*** Opening of Given data ***

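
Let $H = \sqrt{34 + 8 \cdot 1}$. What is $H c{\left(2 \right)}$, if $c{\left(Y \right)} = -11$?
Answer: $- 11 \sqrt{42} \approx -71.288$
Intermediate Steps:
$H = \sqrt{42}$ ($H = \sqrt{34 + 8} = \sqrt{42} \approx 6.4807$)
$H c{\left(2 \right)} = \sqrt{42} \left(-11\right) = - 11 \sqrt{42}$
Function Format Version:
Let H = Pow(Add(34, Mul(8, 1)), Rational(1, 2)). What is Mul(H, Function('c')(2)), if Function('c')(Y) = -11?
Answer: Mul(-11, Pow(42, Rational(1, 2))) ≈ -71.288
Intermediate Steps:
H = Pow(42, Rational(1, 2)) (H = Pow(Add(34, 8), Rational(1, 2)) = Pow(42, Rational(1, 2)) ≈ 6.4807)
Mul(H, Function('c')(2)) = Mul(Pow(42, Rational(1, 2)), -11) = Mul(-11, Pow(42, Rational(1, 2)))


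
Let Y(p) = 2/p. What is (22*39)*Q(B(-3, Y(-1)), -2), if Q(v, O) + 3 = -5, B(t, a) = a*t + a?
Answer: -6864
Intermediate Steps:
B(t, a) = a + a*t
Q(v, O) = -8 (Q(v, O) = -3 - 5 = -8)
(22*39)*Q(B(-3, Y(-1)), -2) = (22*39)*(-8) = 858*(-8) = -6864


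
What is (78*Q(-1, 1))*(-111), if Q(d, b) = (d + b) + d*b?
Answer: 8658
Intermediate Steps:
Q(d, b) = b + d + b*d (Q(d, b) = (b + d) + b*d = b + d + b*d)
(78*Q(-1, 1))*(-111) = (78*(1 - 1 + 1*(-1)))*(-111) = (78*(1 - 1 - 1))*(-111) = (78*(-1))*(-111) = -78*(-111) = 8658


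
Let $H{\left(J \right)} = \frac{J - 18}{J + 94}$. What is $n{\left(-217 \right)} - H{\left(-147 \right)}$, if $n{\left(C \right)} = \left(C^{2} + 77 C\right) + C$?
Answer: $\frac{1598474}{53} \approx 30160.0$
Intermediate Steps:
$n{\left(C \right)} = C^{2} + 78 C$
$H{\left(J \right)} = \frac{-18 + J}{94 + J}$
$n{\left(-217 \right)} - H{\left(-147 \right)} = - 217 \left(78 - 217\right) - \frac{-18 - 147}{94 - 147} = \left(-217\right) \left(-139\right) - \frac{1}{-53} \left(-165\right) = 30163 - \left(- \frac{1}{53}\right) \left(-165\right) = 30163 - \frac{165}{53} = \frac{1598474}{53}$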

*** Close of Given data ***

Repeat what the records above say. Use their exact words.

**Your response:**
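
Let $H = \sqrt{34 + 8 \cdot 1}$. What is $H c{\left(2 \right)}$, if $c{\left(Y \right)} = -11$?
Answer: $- 11 \sqrt{42} \approx -71.288$
Intermediate Steps:
$H = \sqrt{42}$ ($H = \sqrt{34 + 8} = \sqrt{42} \approx 6.4807$)
$H c{\left(2 \right)} = \sqrt{42} \left(-11\right) = - 11 \sqrt{42}$
Function Format Version:
Let H = Pow(Add(34, Mul(8, 1)), Rational(1, 2)). What is Mul(H, Function('c')(2)), if Function('c')(Y) = -11?
Answer: Mul(-11, Pow(42, Rational(1, 2))) ≈ -71.288
Intermediate Steps:
H = Pow(42, Rational(1, 2)) (H = Pow(Add(34, 8), Rational(1, 2)) = Pow(42, Rational(1, 2)) ≈ 6.4807)
Mul(H, Function('c')(2)) = Mul(Pow(42, Rational(1, 2)), -11) = Mul(-11, Pow(42, Rational(1, 2)))


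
Let Y(p) = 2/p. What is (22*39)*Q(B(-3, Y(-1)), -2), if Q(v, O) + 3 = -5, B(t, a) = a*t + a?
Answer: -6864
Intermediate Steps:
B(t, a) = a + a*t
Q(v, O) = -8 (Q(v, O) = -3 - 5 = -8)
(22*39)*Q(B(-3, Y(-1)), -2) = (22*39)*(-8) = 858*(-8) = -6864


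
What is (78*Q(-1, 1))*(-111), if Q(d, b) = (d + b) + d*b?
Answer: 8658
Intermediate Steps:
Q(d, b) = b + d + b*d (Q(d, b) = (b + d) + b*d = b + d + b*d)
(78*Q(-1, 1))*(-111) = (78*(1 - 1 + 1*(-1)))*(-111) = (78*(1 - 1 - 1))*(-111) = (78*(-1))*(-111) = -78*(-111) = 8658


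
Let $H{\left(J \right)} = \frac{J - 18}{J + 94}$. What is $n{\left(-217 \right)} - H{\left(-147 \right)}$, if $n{\left(C \right)} = \left(C^{2} + 77 C\right) + C$?
Answer: $\frac{1598474}{53} \approx 30160.0$
Intermediate Steps:
$n{\left(C \right)} = C^{2} + 78 C$
$H{\left(J \right)} = \frac{-18 + J}{94 + J}$
$n{\left(-217 \right)} - H{\left(-147 \right)} = - 217 \left(78 - 217\right) - \frac{-18 - 147}{94 - 147} = \left(-217\right) \left(-139\right) - \frac{1}{-53} \left(-165\right) = 30163 - \left(- \frac{1}{53}\right) \left(-165\right) = 30163 - \frac{165}{53} = \frac{1598474}{53}$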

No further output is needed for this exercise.